**Problem statement**
From the data below, set down exactly the lines between the one holding "A 21-member council" and the one holding "Type 5 (7 council", inclusive, and no others.

**Material provided**
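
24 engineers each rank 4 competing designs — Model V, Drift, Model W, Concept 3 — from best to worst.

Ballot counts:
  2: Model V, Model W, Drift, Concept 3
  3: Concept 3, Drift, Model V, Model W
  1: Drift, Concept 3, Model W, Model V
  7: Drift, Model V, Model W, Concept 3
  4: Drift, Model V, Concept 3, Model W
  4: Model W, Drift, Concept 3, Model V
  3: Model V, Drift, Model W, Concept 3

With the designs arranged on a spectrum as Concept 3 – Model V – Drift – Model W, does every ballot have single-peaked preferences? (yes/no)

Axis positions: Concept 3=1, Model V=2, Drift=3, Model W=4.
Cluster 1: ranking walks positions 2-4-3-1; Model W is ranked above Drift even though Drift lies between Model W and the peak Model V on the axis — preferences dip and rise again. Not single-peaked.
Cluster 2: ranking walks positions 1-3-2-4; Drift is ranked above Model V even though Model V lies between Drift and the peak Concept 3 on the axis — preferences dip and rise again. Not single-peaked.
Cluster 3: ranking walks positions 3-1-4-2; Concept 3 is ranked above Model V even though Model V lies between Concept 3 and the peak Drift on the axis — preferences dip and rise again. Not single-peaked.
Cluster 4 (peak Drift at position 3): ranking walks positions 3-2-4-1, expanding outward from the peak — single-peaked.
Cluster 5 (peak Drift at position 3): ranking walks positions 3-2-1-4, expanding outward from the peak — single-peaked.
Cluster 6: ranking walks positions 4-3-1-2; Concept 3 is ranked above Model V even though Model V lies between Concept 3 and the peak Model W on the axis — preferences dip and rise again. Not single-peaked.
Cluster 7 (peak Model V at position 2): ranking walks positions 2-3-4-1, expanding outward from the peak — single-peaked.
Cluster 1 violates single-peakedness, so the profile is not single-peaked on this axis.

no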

---

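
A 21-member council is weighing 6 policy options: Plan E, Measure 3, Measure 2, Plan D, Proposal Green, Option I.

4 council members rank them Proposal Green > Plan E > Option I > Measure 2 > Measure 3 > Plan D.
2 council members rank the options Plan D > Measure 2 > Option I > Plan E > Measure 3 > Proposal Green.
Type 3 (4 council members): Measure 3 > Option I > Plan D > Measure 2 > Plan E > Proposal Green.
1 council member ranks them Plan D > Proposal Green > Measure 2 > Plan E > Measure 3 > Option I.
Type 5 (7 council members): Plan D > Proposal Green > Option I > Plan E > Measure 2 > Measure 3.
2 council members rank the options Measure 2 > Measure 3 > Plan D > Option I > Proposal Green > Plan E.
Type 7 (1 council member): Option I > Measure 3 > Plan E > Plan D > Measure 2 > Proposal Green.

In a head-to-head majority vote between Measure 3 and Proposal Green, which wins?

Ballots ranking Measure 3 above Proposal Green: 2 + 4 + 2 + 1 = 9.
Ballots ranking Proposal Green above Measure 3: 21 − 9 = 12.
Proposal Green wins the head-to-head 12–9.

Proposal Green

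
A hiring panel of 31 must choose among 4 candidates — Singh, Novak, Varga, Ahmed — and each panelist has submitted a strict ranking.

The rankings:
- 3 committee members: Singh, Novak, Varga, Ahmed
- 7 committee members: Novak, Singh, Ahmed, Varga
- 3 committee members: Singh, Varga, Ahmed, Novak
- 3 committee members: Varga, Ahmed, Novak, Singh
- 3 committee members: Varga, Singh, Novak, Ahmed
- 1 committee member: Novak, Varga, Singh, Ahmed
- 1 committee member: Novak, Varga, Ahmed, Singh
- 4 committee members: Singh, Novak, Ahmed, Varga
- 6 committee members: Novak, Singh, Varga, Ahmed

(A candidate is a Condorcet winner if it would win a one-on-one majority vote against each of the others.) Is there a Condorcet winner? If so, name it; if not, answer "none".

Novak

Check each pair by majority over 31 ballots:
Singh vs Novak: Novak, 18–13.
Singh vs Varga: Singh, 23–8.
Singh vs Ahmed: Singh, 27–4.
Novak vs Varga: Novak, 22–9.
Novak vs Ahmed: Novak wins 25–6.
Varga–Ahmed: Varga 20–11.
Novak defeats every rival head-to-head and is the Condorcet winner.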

---

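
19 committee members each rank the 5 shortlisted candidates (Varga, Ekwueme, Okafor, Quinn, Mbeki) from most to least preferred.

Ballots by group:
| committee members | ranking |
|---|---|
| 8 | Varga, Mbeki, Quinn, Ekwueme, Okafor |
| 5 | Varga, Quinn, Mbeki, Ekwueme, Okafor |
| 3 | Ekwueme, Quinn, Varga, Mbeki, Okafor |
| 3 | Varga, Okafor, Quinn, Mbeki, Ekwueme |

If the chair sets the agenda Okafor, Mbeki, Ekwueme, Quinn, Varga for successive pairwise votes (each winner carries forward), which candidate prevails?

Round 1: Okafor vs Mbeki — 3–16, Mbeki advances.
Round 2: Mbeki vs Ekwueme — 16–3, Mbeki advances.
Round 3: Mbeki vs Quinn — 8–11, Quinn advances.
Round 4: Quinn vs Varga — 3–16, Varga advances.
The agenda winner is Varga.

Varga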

**Task result**
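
A 21-member council is weighing 6 policy options: Plan E, Measure 3, Measure 2, Plan D, Proposal Green, Option I.

4 council members rank them Proposal Green > Plan E > Option I > Measure 2 > Measure 3 > Plan D.
2 council members rank the options Plan D > Measure 2 > Option I > Plan E > Measure 3 > Proposal Green.
Type 3 (4 council members): Measure 3 > Option I > Plan D > Measure 2 > Plan E > Proposal Green.
1 council member ranks them Plan D > Proposal Green > Measure 2 > Plan E > Measure 3 > Option I.
Type 5 (7 council members): Plan D > Proposal Green > Option I > Plan E > Measure 2 > Measure 3.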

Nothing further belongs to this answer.